■ **REQUIRED WORK**: Go through the entries below and print, exactly, the lines starting at the one with "Ridgeback KK | Ardent LLC | 20%" and ending at the one with "40% of the voting rights.", keeping both ends and no others.

(Stored data entries)

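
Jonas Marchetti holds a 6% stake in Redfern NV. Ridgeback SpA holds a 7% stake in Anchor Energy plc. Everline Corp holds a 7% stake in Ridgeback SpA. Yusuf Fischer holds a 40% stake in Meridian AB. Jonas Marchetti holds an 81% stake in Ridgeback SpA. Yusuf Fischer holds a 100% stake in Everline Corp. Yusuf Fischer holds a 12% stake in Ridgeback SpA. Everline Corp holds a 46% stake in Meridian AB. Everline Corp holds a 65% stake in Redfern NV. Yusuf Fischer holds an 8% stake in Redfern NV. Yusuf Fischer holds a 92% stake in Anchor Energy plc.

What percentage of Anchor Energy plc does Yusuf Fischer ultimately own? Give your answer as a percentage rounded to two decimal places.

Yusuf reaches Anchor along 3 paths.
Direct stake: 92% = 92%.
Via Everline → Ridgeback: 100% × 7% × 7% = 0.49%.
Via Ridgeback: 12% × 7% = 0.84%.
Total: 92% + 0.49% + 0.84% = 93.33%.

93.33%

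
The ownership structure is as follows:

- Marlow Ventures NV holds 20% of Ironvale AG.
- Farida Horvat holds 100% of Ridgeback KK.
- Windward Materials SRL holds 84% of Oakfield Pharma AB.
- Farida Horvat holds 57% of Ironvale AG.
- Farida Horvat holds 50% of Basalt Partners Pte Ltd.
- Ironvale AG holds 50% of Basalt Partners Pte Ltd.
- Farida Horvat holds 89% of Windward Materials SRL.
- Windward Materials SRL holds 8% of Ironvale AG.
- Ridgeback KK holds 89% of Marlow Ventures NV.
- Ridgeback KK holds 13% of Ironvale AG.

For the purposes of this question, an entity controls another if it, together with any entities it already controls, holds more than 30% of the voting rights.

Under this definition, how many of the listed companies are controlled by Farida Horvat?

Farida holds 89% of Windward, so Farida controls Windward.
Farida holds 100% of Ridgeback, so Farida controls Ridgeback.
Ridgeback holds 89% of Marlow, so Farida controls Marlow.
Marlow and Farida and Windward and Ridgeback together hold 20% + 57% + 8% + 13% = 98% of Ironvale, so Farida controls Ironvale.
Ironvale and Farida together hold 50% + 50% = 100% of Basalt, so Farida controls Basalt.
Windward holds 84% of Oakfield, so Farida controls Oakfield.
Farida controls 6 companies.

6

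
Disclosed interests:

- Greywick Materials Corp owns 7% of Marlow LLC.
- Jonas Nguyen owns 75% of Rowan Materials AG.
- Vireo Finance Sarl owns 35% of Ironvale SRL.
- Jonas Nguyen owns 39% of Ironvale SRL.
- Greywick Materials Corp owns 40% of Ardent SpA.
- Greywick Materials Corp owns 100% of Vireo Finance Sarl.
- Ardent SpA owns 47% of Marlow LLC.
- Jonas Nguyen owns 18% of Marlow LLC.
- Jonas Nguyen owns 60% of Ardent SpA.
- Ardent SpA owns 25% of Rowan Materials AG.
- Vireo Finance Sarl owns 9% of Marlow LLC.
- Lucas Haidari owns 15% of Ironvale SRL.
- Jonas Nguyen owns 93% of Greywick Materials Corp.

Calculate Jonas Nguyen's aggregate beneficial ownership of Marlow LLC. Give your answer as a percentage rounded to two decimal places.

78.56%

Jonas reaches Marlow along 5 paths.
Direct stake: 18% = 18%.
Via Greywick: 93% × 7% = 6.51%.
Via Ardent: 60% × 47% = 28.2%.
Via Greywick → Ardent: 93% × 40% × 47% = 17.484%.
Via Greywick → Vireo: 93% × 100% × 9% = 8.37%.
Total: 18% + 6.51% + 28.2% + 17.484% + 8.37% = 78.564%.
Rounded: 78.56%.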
* * *
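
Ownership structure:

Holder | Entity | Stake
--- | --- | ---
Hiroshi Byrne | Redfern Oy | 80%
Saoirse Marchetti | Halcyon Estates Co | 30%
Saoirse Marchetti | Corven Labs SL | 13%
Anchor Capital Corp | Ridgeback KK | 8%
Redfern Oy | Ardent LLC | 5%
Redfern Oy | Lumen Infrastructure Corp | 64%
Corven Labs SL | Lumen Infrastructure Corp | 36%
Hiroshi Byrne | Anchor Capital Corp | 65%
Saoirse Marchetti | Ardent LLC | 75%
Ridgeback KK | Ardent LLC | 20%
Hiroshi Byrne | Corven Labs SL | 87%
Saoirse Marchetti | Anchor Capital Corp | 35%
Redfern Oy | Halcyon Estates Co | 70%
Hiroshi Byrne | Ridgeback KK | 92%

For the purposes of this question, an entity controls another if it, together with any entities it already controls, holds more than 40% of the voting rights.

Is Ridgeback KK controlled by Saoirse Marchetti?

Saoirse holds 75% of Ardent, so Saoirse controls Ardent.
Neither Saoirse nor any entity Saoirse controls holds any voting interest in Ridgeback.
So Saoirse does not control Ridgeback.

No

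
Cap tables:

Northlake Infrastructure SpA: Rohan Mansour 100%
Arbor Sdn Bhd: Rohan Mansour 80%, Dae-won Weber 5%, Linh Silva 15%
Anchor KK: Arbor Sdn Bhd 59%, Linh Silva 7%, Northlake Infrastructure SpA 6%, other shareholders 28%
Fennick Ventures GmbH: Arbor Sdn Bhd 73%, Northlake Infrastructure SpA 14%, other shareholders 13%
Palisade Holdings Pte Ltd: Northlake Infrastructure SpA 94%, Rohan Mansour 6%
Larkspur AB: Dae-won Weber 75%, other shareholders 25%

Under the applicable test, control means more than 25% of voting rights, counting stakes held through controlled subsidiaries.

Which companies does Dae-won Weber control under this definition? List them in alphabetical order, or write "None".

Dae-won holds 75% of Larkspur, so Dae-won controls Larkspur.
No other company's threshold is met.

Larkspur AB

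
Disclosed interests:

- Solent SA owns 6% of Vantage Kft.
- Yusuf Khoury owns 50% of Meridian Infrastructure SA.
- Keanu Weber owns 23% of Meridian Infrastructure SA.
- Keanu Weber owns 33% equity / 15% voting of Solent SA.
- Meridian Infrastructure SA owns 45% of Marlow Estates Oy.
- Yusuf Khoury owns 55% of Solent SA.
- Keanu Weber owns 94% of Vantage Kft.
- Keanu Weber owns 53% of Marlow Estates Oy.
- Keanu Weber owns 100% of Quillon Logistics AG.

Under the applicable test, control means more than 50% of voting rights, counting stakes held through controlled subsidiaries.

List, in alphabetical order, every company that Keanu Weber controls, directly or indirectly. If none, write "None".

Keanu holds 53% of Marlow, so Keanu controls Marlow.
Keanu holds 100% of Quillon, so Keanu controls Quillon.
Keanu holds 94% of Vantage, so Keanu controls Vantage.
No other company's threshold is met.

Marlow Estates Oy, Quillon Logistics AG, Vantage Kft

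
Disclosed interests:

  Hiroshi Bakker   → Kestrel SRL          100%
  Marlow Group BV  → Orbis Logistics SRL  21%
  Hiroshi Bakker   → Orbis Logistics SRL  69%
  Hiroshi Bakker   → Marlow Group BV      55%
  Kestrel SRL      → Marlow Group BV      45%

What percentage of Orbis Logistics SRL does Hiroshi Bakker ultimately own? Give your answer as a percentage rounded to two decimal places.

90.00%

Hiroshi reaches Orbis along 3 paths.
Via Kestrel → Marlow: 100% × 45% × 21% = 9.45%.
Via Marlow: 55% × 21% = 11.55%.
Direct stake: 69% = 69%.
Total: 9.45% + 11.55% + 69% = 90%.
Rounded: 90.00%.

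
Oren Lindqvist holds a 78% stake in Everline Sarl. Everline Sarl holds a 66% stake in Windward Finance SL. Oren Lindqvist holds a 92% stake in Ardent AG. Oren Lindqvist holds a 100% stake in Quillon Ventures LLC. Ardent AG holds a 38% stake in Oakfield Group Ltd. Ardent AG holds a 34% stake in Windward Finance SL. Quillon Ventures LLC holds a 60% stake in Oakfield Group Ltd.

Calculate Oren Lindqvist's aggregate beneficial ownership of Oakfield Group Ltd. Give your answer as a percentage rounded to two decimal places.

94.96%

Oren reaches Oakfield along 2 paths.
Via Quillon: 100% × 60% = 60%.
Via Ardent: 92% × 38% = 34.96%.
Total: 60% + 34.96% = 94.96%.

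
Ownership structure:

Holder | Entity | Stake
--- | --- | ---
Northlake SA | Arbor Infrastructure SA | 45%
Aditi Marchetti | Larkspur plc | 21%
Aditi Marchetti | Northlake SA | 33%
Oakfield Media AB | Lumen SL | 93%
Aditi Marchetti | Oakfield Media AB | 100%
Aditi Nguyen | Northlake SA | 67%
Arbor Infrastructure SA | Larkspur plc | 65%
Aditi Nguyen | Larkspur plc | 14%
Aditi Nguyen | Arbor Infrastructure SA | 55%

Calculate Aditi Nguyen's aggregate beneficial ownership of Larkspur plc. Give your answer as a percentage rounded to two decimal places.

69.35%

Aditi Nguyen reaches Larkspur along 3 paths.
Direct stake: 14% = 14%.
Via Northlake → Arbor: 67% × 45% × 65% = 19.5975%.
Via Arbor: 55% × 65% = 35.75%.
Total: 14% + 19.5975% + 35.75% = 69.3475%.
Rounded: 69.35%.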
---
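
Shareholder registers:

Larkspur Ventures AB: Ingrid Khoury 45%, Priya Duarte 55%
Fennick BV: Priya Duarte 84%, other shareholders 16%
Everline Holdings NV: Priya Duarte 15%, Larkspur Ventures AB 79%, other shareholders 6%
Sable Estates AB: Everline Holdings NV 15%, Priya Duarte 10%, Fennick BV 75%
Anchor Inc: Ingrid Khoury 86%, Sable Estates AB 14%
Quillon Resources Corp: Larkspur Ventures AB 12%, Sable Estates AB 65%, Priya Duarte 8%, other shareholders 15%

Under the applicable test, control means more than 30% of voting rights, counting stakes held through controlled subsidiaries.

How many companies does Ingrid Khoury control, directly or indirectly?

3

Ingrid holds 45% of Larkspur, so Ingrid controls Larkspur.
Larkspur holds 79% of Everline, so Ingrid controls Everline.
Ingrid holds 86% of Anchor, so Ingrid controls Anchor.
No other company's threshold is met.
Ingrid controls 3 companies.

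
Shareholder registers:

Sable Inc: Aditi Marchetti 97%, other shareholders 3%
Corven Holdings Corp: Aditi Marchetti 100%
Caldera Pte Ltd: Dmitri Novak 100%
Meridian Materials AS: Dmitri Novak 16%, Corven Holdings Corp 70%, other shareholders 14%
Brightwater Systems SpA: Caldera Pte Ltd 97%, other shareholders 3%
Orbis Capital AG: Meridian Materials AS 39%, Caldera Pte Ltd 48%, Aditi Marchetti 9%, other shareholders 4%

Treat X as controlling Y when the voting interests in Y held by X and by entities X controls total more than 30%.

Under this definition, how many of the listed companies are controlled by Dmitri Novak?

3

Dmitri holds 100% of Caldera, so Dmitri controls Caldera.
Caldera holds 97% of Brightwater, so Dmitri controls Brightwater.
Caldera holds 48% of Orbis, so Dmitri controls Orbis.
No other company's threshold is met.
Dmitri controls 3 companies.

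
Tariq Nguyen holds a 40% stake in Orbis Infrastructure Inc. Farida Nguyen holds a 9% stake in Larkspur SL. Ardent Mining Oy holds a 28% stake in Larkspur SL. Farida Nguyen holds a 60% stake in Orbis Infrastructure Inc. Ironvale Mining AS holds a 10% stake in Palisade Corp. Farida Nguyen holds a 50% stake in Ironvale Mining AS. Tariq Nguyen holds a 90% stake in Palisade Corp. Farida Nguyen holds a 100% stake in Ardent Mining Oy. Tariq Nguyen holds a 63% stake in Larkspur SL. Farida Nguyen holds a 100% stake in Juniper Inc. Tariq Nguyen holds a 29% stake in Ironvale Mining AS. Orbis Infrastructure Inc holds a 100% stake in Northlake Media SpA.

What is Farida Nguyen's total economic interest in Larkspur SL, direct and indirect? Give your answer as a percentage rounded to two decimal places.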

■ **WRITTEN SOLUTION**:
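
Ridgeback KK | Ardent LLC | 20%
Hiroshi Byrne | Corven Labs SL | 87%
Saoirse Marchetti | Anchor Capital Corp | 35%
Redfern Oy | Halcyon Estates Co | 70%
Hiroshi Byrne | Ridgeback KK | 92%

For the purposes of this question, an entity controls another if it, together with any entities it already controls, holds more than 40% of the voting rights.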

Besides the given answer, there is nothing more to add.